++++ EXTRACTED ENTRIES ++++

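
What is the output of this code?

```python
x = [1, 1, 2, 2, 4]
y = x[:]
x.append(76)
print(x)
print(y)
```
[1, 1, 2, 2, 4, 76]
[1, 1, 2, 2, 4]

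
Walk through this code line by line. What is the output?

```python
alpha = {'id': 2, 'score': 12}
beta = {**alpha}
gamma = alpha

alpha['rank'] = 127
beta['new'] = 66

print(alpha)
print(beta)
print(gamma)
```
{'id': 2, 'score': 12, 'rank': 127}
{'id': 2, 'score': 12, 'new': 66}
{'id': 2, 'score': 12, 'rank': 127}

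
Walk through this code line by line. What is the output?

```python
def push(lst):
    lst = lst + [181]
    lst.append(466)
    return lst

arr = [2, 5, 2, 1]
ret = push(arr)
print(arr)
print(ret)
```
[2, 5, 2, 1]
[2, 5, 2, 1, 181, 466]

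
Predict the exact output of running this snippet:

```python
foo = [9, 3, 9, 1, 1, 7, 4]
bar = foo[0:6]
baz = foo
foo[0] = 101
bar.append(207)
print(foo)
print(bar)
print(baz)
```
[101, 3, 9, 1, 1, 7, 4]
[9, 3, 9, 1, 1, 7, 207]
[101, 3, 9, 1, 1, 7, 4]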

++++

**THE TASK:** Show the lines where the word "this" appears in the entries.

**EXERCISE SOLUTION:**
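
What is the output of this code?
Walk through this code line by line. What is the output?
Walk through this code line by line. What is the output?
Predict the exact output of running this snippet: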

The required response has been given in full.